*ACTIVITY:* Copy out each record below, exactly as given.

*INFORMATION SUPPLIED:*
★ ★ ★ ★

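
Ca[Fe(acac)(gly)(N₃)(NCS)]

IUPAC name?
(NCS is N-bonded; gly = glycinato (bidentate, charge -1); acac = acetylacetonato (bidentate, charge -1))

calcium (acetylacetonato)azido(glycinato)isothiocyanatoferrate(II)

The 1 calcium counter-ion carries a total charge of +2, so each complex ion is 2−.
Ligand charges: 1×isothiocyanato (-1 each), 1×glycinato (-1 each), 1×azido (-1 each), 1×acetylacetonato (-1 each); total -4. So Fe + (-4) = 2−, giving Fe = +2.
The complex ion is anionic, so iron takes the -ate form ferrate(II).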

★ ★ ★ ★

*OUTPUT BELOW:*
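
Ca[Fe(acac)(gly)(N₃)(NCS)]

IUPAC name?
(NCS is N-bonded; gly = glycinato (bidentate, charge -1); acac = acetylacetonato (bidentate, charge -1))

calcium (acetylacetonato)azido(glycinato)isothiocyanatoferrate(II)

The 1 calcium counter-ion carries a total charge of +2, so each complex ion is 2−.
Ligand charges: 1×isothiocyanato (-1 each), 1×glycinato (-1 each), 1×azido (-1 each), 1×acetylacetonato (-1 each); total -4. So Fe + (-4) = 2−, giving Fe = +2.
The complex ion is anionic, so iron takes the -ate form ferrate(II).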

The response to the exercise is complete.